- _EXERCISE DESCRIPTION_
Check every line of the data below for the word "planner". Copy the ones that have it.

- _RECORDS FOR THIS TASK_
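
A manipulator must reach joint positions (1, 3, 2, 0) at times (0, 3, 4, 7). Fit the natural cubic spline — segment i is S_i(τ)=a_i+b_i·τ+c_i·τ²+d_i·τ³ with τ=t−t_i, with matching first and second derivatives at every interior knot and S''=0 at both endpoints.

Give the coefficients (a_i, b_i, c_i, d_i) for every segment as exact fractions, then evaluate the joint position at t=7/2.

Δ: Δ0=2/3, Δ1=-1, Δ2=-2/3
row 1: diag=8, rhs=-10; c'=1/8, d'=-5/4
row 2: denom=8−1·1/8=63/8; d'=(2−1·-5/4)/(63/8)=26/63
back: M2=26/63
back: M1=-5/4−1/8·26/63=-82/63
M: M0=0, M1=-82/63, M2=26/63, M3=0
seg 0: a=1, c=M0/2=0, d=(M1−M0)/(6·3)=-41/567, b=Δ0−h0·(2M0+M1)/6=83/63
seg 1: a=3, c=M1/2=-41/63, d=(M2−M1)/(6·1)=2/7, b=Δ1−h1·(2M1+M2)/6=-40/63
seg 2: a=2, c=M2/2=13/63, d=(M3−M2)/(6·3)=-13/567, b=Δ2−h2·(2M2+M3)/6=-68/63
t_q=7/2 → seg 1, τ=1/2; S=3+-40/63·τ+-41/63·τ²+2/7·τ³=23/9

  seg 0: a=1 b=83/63 c=0 d=-41/567
  seg 1: a=3 b=-40/63 c=-41/63 d=2/7
  seg 2: a=2 b=-68/63 c=13/63 d=-13/567
S(7/2) = 23/9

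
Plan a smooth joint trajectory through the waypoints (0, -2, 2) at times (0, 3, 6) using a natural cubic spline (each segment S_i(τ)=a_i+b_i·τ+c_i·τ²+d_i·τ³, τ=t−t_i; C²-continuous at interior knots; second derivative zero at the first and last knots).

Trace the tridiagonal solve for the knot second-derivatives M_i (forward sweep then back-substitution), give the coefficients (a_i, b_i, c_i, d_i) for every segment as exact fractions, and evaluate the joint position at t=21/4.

Δ: Δ0=-2/3, Δ1=4/3
row 1: diag=12, rhs=12; c'=1/4, d'=1
back: M1=1
M: M0=0, M1=1, M2=0
seg 0: a=0, c=M0/2=0, d=(M1−M0)/(6·3)=1/18, b=Δ0−h0·(2M0+M1)/6=-7/6
seg 1: a=-2, c=M1/2=1/2, d=(M2−M1)/(6·3)=-1/18, b=Δ1−h1·(2M1+M2)/6=1/3
t_q=21/4 → seg 1, τ=9/4; S=-2+1/3·τ+1/2·τ²+-1/18·τ³=83/128

  seg 0: a=0 b=-7/6 c=0 d=1/18
  seg 1: a=-2 b=1/3 c=1/2 d=-1/18
S(21/4) = 83/128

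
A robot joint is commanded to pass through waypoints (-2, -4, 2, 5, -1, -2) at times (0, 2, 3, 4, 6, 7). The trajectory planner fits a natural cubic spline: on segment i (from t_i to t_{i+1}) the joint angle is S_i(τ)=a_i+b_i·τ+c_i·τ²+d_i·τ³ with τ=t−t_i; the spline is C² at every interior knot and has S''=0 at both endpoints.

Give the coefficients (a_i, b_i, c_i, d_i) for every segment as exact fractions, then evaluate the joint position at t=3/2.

Δ: Δ0=-1, Δ1=6, Δ2=3, Δ3=-3, Δ4=-1
row 1: diag=6, rhs=42; c'=1/6, d'=7
row 2: denom=4−1·1/6=23/6; d'=(-18−1·7)/(23/6)=-150/23
row 3: denom=6−1·6/23=132/23; d'=(-36−1·-150/23)/(132/23)=-113/22
row 4: denom=6−2·23/66=175/33; d'=(12−2·-113/22)/(175/33)=21/5
back: M4=21/5
back: M3=-113/22−23/66·21/5=-33/5
back: M2=-150/23−6/23·-33/5=-24/5
back: M1=7−1/6·-24/5=39/5
M: M0=0, M1=39/5, M2=-24/5, M3=-33/5, M4=21/5, M5=0
seg 0: a=-2, c=M0/2=0, d=(M1−M0)/(6·2)=13/20, b=Δ0−h0·(2M0+M1)/6=-18/5
seg 1: a=-4, c=M1/2=39/10, d=(M2−M1)/(6·1)=-21/10, b=Δ1−h1·(2M1+M2)/6=21/5
seg 2: a=2, c=M2/2=-12/5, d=(M3−M2)/(6·1)=-3/10, b=Δ2−h2·(2M2+M3)/6=57/10
seg 3: a=5, c=M3/2=-33/10, d=(M4−M3)/(6·2)=9/10, b=Δ3−h3·(2M3+M4)/6=0
seg 4: a=-1, c=M4/2=21/10, d=(M5−M4)/(6·1)=-7/10, b=Δ4−h4·(2M4+M5)/6=-12/5
t_q=3/2 → seg 0, τ=3/2; S=-2+-18/5·τ+0·τ²+13/20·τ³=-833/160

  seg 0: a=-2 b=-18/5 c=0 d=13/20
  seg 1: a=-4 b=21/5 c=39/10 d=-21/10
  seg 2: a=2 b=57/10 c=-12/5 d=-3/10
  seg 3: a=5 b=0 c=-33/10 d=9/10
  seg 4: a=-1 b=-12/5 c=21/10 d=-7/10
S(3/2) = -833/160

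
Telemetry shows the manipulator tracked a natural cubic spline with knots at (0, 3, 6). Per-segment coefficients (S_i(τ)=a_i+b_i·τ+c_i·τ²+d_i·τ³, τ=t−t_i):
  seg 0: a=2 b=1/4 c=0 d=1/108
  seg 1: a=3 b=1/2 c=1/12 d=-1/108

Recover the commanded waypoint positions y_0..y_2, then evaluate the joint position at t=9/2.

y_0=2 y_1=3 y_2=5
S(9/2) = 125/32

y_0 = S_0(0) = a_0 = 2
y_1 = S_1(0) = a_1 = 3
y_2 = S_1(3) = 5
t_q=9/2 is in segment 1 (τ=3/2); S_1(τ)=125/32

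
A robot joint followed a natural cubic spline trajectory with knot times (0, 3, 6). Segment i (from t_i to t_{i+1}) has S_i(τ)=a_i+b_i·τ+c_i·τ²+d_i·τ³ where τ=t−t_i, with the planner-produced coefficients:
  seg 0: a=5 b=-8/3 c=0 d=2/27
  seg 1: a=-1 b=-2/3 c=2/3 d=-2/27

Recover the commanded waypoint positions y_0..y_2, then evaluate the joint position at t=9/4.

y_0=5 y_1=-1 y_2=1
S(9/4) = -5/32

y_0 = S_0(0) = a_0 = 5
y_1 = S_1(0) = a_1 = -1
y_2 = S_1(3) = 1
t_q=9/4 is in segment 0 (τ=9/4); S_0(τ)=-5/32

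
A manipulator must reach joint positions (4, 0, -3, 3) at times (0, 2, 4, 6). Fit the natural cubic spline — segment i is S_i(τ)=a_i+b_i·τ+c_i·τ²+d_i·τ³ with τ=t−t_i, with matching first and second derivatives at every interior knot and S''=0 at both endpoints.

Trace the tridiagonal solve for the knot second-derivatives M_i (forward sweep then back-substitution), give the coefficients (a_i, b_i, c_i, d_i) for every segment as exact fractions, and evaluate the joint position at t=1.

  seg 0: a=4 b=-11/6 c=0 d=-1/24
  seg 1: a=0 b=-7/3 c=-1/4 d=1/3
  seg 2: a=-3 b=2/3 c=7/4 d=-7/24
S(1) = 17/8

Δ: Δ0=-2, Δ1=-3/2, Δ2=3
row 1: diag=8, rhs=3; c'=1/4, d'=3/8
row 2: denom=8−2·1/4=15/2; d'=(27−2·3/8)/(15/2)=7/2
back: M2=7/2
back: M1=3/8−1/4·7/2=-1/2
M: M0=0, M1=-1/2, M2=7/2, M3=0
seg 0: a=4, c=M0/2=0, d=(M1−M0)/(6·2)=-1/24, b=Δ0−h0·(2M0+M1)/6=-11/6
seg 1: a=0, c=M1/2=-1/4, d=(M2−M1)/(6·2)=1/3, b=Δ1−h1·(2M1+M2)/6=-7/3
seg 2: a=-3, c=M2/2=7/4, d=(M3−M2)/(6·2)=-7/24, b=Δ2−h2·(2M2+M3)/6=2/3
t_q=1 → seg 0, τ=1; S=4+-11/6·τ+0·τ²+-1/24·τ³=17/8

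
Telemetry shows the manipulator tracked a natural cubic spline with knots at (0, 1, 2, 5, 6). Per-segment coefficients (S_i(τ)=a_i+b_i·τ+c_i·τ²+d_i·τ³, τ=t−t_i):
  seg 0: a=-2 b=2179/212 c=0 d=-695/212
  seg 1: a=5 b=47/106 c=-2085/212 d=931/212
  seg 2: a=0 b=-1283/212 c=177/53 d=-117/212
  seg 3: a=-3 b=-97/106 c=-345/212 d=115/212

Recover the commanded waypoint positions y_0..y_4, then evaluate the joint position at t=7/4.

y_0=-2 y_1=5 y_2=0 y_3=-3 y_4=-5
S(7/4) = 22429/13568

y_0 = S_0(0) = a_0 = -2
y_1 = S_1(0) = a_1 = 5
y_2 = S_2(0) = a_2 = 0
y_3 = S_3(0) = a_3 = -3
y_4 = S_3(1) = -5
t_q=7/4 is in segment 1 (τ=3/4); S_1(τ)=22429/13568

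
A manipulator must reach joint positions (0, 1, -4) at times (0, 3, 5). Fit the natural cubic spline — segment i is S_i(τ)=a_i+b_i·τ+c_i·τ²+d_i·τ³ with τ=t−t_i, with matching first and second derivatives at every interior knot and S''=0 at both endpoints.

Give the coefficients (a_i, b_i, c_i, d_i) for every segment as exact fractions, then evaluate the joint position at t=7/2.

  seg 0: a=0 b=71/60 c=0 d=-17/180
  seg 1: a=1 b=-41/30 c=-17/20 d=17/120
S(7/2) = 39/320

Δ: Δ0=1/3, Δ1=-5/2
row 1: diag=10, rhs=-17; c'=1/5, d'=-17/10
back: M1=-17/10
M: M0=0, M1=-17/10, M2=0
seg 0: a=0, c=M0/2=0, d=(M1−M0)/(6·3)=-17/180, b=Δ0−h0·(2M0+M1)/6=71/60
seg 1: a=1, c=M1/2=-17/20, d=(M2−M1)/(6·2)=17/120, b=Δ1−h1·(2M1+M2)/6=-41/30
t_q=7/2 → seg 1, τ=1/2; S=1+-41/30·τ+-17/20·τ²+17/120·τ³=39/320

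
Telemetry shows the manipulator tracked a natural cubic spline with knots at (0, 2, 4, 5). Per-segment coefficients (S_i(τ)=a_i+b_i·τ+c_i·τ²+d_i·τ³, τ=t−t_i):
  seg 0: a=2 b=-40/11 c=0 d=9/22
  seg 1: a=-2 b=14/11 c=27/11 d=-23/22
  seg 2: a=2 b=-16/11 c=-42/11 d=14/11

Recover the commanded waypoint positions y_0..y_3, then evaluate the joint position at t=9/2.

y_0 = S_0(0) = a_0 = 2
y_1 = S_1(0) = a_1 = -2
y_2 = S_2(0) = a_2 = 2
y_3 = S_2(1) = -2
t_q=9/2 is in segment 2 (τ=1/2); S_2(τ)=21/44

y_0=2 y_1=-2 y_2=2 y_3=-2
S(9/2) = 21/44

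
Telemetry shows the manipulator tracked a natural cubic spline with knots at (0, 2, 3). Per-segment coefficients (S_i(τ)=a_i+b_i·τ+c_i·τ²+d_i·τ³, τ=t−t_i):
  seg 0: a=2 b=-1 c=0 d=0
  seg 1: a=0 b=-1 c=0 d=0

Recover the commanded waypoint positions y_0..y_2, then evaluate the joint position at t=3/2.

y_0=2 y_1=0 y_2=-1
S(3/2) = 1/2

y_0 = S_0(0) = a_0 = 2
y_1 = S_1(0) = a_1 = 0
y_2 = S_1(1) = -1
t_q=3/2 is in segment 0 (τ=3/2); S_0(τ)=1/2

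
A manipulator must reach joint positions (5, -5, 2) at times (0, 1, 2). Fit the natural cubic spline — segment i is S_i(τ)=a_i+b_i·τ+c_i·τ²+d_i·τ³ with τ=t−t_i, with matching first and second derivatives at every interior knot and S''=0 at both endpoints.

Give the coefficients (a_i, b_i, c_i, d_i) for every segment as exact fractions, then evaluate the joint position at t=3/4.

Δ: Δ0=-10, Δ1=7
row 1: diag=4, rhs=102; c'=1/4, d'=51/2
back: M1=51/2
M: M0=0, M1=51/2, M2=0
seg 0: a=5, c=M0/2=0, d=(M1−M0)/(6·1)=17/4, b=Δ0−h0·(2M0+M1)/6=-57/4
seg 1: a=-5, c=M1/2=51/4, d=(M2−M1)/(6·1)=-17/4, b=Δ1−h1·(2M1+M2)/6=-3/2
t_q=3/4 → seg 0, τ=3/4; S=5+-57/4·τ+0·τ²+17/4·τ³=-997/256

  seg 0: a=5 b=-57/4 c=0 d=17/4
  seg 1: a=-5 b=-3/2 c=51/4 d=-17/4
S(3/4) = -997/256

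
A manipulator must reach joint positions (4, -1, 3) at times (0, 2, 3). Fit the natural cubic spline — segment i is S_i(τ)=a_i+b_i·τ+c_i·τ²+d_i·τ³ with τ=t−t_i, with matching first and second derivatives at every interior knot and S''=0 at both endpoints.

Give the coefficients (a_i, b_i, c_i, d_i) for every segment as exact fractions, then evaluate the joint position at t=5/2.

  seg 0: a=4 b=-14/3 c=0 d=13/24
  seg 1: a=-1 b=11/6 c=13/4 d=-13/12
S(5/2) = 19/32

Δ: Δ0=-5/2, Δ1=4
row 1: diag=6, rhs=39; c'=1/6, d'=13/2
back: M1=13/2
M: M0=0, M1=13/2, M2=0
seg 0: a=4, c=M0/2=0, d=(M1−M0)/(6·2)=13/24, b=Δ0−h0·(2M0+M1)/6=-14/3
seg 1: a=-1, c=M1/2=13/4, d=(M2−M1)/(6·1)=-13/12, b=Δ1−h1·(2M1+M2)/6=11/6
t_q=5/2 → seg 1, τ=1/2; S=-1+11/6·τ+13/4·τ²+-13/12·τ³=19/32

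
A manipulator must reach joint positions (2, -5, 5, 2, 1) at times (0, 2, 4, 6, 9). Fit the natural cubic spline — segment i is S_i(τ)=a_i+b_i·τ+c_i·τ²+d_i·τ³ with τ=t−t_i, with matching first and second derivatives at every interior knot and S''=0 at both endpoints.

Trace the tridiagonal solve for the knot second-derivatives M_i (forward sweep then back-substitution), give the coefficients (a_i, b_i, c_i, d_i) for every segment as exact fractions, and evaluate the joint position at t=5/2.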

- _FINISHED TASK_
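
A robot joint is commanded to pass through waypoints (-2, -4, 2, 5, -1, -2) at times (0, 2, 3, 4, 6, 7). The trajectory planner fits a natural cubic spline: on segment i (from t_i to t_{i+1}) the joint angle is S_i(τ)=a_i+b_i·τ+c_i·τ²+d_i·τ³ with τ=t−t_i; the spline is C² at every interior knot and has S''=0 at both endpoints.
A robot joint followed a natural cubic spline trajectory with knot times (0, 3, 6). Segment i (from t_i to t_{i+1}) has S_i(τ)=a_i+b_i·τ+c_i·τ²+d_i·τ³ where τ=t−t_i, with the planner-produced coefficients: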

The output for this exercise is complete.